**Data in this exercise:**
+ + + +

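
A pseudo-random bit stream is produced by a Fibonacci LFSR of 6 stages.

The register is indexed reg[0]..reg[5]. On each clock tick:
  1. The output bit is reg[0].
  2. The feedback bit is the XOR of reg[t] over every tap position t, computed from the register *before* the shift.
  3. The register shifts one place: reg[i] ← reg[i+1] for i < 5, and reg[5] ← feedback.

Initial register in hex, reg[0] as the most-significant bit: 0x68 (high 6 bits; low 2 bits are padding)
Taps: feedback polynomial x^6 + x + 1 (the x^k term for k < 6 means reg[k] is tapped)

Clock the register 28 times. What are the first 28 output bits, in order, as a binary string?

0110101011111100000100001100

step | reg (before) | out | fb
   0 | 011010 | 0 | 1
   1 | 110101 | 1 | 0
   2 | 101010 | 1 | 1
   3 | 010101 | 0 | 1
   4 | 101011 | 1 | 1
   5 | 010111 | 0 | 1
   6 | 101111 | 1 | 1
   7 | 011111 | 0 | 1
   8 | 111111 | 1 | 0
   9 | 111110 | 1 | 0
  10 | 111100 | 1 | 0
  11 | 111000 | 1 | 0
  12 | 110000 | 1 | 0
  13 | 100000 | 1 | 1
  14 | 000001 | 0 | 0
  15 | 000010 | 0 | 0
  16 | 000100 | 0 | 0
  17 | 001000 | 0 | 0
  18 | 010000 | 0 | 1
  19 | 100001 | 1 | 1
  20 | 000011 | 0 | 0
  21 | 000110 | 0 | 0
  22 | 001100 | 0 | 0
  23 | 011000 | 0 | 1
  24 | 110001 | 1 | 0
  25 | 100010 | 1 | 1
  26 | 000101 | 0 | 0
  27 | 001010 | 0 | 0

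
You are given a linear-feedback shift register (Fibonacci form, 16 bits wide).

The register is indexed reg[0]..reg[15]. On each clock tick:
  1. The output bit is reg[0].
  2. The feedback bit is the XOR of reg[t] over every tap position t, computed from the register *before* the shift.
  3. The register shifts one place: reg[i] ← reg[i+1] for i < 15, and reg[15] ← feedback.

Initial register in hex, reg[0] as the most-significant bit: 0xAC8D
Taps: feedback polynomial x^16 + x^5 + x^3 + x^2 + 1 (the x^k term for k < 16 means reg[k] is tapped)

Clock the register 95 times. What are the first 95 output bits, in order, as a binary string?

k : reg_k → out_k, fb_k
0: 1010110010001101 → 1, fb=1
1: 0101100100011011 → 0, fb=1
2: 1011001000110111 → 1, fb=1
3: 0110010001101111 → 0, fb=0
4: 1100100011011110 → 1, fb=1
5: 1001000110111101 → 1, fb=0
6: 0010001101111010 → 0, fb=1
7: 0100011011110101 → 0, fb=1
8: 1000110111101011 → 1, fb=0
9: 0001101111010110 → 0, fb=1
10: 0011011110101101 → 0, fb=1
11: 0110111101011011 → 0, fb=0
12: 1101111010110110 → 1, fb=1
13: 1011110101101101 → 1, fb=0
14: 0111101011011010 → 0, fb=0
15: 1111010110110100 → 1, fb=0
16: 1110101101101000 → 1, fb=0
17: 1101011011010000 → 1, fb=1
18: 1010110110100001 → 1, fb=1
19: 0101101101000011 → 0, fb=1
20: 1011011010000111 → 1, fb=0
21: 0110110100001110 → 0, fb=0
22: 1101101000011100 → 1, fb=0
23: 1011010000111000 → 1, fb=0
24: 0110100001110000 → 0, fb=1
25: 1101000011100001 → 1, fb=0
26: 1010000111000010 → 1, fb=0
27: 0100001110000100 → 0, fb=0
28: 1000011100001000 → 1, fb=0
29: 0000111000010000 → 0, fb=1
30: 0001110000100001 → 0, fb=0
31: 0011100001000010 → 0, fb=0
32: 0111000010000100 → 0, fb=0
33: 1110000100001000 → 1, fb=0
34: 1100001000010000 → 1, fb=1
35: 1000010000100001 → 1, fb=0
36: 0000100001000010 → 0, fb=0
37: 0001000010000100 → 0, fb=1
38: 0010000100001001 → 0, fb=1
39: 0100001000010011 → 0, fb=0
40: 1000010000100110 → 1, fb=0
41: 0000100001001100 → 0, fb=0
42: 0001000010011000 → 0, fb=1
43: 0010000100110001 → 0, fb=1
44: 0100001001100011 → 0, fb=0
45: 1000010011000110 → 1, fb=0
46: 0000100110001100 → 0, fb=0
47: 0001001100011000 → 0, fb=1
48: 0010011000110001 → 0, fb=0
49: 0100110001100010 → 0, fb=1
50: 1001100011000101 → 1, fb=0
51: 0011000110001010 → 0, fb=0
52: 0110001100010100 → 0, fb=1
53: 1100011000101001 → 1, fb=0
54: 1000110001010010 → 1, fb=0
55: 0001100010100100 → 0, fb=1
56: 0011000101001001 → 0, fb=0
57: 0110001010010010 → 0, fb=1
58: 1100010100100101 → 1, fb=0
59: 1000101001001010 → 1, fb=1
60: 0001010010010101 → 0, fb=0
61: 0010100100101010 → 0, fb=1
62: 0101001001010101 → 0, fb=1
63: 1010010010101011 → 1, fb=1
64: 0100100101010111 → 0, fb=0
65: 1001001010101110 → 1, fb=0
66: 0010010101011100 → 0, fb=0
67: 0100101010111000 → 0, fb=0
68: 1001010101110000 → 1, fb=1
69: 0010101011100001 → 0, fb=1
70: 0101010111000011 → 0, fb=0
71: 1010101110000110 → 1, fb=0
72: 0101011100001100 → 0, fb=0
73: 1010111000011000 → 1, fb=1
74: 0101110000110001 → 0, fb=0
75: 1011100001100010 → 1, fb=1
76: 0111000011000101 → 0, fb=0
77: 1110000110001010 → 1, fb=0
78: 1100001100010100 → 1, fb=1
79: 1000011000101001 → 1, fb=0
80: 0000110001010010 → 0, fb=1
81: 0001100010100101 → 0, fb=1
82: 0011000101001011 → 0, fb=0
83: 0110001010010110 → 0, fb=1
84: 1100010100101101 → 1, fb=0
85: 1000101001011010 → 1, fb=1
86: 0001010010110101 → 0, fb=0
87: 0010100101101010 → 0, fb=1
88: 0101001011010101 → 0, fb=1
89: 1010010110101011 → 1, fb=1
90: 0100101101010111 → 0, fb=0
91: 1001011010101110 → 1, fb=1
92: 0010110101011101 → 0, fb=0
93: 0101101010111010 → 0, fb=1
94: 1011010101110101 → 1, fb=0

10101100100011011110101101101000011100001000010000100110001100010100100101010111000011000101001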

+ + + +

**Directions for this task:**
Work through the entries above line by line, counting each one that includes the word "indexed", and give the final number only.

**Solution below:**
2